What you should do ::
Please copy every line from the following entries in which the word "entering" appears.
=-=-=
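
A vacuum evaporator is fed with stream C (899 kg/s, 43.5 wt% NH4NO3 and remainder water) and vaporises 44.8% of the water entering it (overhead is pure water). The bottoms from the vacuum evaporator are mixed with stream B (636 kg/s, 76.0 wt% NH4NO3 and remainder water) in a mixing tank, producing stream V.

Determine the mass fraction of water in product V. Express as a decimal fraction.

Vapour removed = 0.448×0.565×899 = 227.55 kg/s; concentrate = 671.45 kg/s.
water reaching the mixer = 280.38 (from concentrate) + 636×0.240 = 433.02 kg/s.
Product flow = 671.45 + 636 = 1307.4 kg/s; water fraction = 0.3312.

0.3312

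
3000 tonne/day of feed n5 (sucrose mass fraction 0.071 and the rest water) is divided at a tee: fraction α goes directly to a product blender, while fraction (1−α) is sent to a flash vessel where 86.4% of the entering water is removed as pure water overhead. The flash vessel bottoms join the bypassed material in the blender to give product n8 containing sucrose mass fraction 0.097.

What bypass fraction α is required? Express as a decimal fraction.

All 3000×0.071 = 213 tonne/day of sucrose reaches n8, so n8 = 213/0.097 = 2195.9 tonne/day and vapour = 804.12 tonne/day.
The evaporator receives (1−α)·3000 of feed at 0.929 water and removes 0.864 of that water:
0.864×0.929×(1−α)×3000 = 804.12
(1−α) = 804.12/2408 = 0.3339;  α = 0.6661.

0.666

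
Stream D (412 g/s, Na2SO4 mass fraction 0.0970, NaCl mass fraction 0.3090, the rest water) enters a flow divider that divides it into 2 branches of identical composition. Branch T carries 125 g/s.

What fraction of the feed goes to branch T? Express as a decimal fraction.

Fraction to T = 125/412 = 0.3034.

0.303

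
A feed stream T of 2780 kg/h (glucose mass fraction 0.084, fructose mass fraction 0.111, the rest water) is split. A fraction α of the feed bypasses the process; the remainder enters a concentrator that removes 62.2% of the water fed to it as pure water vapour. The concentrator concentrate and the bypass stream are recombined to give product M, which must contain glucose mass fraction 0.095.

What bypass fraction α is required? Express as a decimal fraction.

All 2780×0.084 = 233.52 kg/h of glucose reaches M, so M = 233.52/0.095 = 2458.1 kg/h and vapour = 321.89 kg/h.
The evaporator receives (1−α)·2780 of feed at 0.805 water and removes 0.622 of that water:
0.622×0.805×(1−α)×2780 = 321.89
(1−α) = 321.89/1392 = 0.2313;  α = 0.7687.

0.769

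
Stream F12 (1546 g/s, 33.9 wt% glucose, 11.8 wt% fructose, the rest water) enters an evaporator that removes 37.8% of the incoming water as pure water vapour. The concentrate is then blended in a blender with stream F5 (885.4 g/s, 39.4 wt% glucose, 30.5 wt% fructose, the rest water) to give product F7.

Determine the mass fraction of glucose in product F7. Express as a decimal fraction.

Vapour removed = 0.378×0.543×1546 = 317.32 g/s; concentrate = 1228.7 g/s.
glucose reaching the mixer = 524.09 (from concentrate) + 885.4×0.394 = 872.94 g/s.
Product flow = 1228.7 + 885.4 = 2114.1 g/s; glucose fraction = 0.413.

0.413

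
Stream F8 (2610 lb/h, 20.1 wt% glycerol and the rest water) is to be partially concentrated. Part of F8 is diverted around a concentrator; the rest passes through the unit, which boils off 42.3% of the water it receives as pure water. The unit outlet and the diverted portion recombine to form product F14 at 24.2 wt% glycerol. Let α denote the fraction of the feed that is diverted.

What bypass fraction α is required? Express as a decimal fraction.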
=-=-=
Written answer ::
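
A vacuum evaporator is fed with stream C (899 kg/s, 43.5 wt% NH4NO3 and remainder water) and vaporises 44.8% of the water entering it (overhead is pure water). The bottoms from the vacuum evaporator are mixed with stream B (636 kg/s, 76.0 wt% NH4NO3 and remainder water) in a mixing tank, producing stream V.
3000 tonne/day of feed n5 (sucrose mass fraction 0.071 and the rest water) is divided at a tee: fraction α goes directly to a product blender, while fraction (1−α) is sent to a flash vessel where 86.4% of the entering water is removed as pure water overhead. The flash vessel bottoms join the bypassed material in the blender to give product n8 containing sucrose mass fraction 0.097.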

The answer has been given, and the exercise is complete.